## Given data
☆ ☆ ☆ ☆ ☆

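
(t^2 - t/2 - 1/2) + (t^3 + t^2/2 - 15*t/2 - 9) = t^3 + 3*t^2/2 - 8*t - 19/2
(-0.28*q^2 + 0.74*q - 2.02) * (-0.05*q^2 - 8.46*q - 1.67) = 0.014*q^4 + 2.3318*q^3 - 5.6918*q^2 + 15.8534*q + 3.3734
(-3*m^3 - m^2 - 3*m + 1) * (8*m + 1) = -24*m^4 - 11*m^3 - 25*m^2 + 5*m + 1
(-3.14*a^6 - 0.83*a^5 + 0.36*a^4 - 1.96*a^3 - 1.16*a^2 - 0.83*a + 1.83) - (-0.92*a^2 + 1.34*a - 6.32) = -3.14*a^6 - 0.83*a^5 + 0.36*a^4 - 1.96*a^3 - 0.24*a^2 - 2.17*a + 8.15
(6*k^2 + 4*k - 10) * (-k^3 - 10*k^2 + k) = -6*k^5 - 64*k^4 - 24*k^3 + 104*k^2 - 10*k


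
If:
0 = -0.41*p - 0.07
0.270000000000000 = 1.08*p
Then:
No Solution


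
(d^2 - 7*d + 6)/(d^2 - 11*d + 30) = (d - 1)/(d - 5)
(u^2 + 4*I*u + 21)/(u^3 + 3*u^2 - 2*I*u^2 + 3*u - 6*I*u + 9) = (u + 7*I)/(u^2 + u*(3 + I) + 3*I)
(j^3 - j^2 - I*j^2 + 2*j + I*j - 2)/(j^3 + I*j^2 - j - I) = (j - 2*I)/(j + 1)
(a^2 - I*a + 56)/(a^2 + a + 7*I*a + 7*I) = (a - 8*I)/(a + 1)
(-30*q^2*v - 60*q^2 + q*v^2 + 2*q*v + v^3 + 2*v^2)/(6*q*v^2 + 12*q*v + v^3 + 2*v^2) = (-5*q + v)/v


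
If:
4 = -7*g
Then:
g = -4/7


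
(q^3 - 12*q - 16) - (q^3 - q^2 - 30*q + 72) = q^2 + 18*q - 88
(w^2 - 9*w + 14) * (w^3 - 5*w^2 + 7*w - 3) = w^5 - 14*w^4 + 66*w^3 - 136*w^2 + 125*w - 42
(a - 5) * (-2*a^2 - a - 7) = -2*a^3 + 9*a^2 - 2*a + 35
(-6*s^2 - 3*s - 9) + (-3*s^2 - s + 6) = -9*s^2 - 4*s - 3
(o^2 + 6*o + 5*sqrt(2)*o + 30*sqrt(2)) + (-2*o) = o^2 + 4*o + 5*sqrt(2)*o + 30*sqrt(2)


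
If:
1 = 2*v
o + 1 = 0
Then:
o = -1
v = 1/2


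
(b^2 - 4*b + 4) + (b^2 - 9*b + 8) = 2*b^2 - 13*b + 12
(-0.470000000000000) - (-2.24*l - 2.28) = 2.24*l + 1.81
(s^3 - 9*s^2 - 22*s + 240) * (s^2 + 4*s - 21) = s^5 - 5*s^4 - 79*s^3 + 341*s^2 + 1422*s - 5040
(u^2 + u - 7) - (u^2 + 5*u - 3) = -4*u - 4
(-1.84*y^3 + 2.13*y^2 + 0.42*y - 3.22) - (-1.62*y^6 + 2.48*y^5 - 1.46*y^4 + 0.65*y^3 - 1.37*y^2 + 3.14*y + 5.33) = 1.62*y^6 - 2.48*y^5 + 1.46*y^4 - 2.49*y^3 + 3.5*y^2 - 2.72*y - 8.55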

☆ ☆ ☆ ☆ ☆

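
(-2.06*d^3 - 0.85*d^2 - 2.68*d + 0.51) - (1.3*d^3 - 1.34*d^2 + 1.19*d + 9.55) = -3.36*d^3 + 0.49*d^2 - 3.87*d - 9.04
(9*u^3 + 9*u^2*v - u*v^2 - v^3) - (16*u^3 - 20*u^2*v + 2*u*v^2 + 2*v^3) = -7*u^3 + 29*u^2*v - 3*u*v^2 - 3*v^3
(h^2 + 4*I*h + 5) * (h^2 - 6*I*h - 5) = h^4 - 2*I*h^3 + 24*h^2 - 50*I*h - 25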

☆ ☆ ☆ ☆ ☆

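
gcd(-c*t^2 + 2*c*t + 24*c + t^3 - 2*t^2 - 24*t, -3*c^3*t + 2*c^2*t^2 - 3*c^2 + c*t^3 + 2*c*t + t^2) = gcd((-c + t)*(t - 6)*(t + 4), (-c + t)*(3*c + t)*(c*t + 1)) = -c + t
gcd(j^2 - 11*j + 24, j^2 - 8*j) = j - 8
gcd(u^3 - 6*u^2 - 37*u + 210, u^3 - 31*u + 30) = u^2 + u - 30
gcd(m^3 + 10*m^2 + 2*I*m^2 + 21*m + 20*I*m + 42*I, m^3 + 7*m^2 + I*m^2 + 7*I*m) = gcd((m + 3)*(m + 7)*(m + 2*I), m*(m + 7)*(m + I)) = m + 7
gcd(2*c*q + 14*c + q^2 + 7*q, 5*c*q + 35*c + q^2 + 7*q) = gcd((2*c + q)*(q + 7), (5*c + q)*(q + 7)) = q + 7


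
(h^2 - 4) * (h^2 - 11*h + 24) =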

☆ ☆ ☆ ☆ ☆

## What you will do
Where the listing above reaches the line that contains "(t^2 - t/2 - 1/2)", start retyping, and finish with the line that contains "(u^2 + u - 7) - (u^2 + 5*u - 3) = -4*u - 4"; reproduce those lines exactly and no others.

## Solution to this problem
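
(t^2 - t/2 - 1/2) + (t^3 + t^2/2 - 15*t/2 - 9) = t^3 + 3*t^2/2 - 8*t - 19/2
(-0.28*q^2 + 0.74*q - 2.02) * (-0.05*q^2 - 8.46*q - 1.67) = 0.014*q^4 + 2.3318*q^3 - 5.6918*q^2 + 15.8534*q + 3.3734
(-3*m^3 - m^2 - 3*m + 1) * (8*m + 1) = -24*m^4 - 11*m^3 - 25*m^2 + 5*m + 1
(-3.14*a^6 - 0.83*a^5 + 0.36*a^4 - 1.96*a^3 - 1.16*a^2 - 0.83*a + 1.83) - (-0.92*a^2 + 1.34*a - 6.32) = -3.14*a^6 - 0.83*a^5 + 0.36*a^4 - 1.96*a^3 - 0.24*a^2 - 2.17*a + 8.15
(6*k^2 + 4*k - 10) * (-k^3 - 10*k^2 + k) = -6*k^5 - 64*k^4 - 24*k^3 + 104*k^2 - 10*k


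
If:
0 = -0.41*p - 0.07
0.270000000000000 = 1.08*p
Then:
No Solution


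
(d^2 - 7*d + 6)/(d^2 - 11*d + 30) = (d - 1)/(d - 5)
(u^2 + 4*I*u + 21)/(u^3 + 3*u^2 - 2*I*u^2 + 3*u - 6*I*u + 9) = (u + 7*I)/(u^2 + u*(3 + I) + 3*I)
(j^3 - j^2 - I*j^2 + 2*j + I*j - 2)/(j^3 + I*j^2 - j - I) = (j - 2*I)/(j + 1)
(a^2 - I*a + 56)/(a^2 + a + 7*I*a + 7*I) = (a - 8*I)/(a + 1)
(-30*q^2*v - 60*q^2 + q*v^2 + 2*q*v + v^3 + 2*v^2)/(6*q*v^2 + 12*q*v + v^3 + 2*v^2) = (-5*q + v)/v


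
If:
4 = -7*g
Then:
g = -4/7


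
(q^3 - 12*q - 16) - (q^3 - q^2 - 30*q + 72) = q^2 + 18*q - 88
(w^2 - 9*w + 14) * (w^3 - 5*w^2 + 7*w - 3) = w^5 - 14*w^4 + 66*w^3 - 136*w^2 + 125*w - 42
(a - 5) * (-2*a^2 - a - 7) = -2*a^3 + 9*a^2 - 2*a + 35
(-6*s^2 - 3*s - 9) + (-3*s^2 - s + 6) = -9*s^2 - 4*s - 3
(o^2 + 6*o + 5*sqrt(2)*o + 30*sqrt(2)) + (-2*o) = o^2 + 4*o + 5*sqrt(2)*o + 30*sqrt(2)


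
If:
1 = 2*v
o + 1 = 0
Then:
o = -1
v = 1/2


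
(b^2 - 4*b + 4) + (b^2 - 9*b + 8) = 2*b^2 - 13*b + 12
(-0.470000000000000) - (-2.24*l - 2.28) = 2.24*l + 1.81
(s^3 - 9*s^2 - 22*s + 240) * (s^2 + 4*s - 21) = s^5 - 5*s^4 - 79*s^3 + 341*s^2 + 1422*s - 5040
(u^2 + u - 7) - (u^2 + 5*u - 3) = -4*u - 4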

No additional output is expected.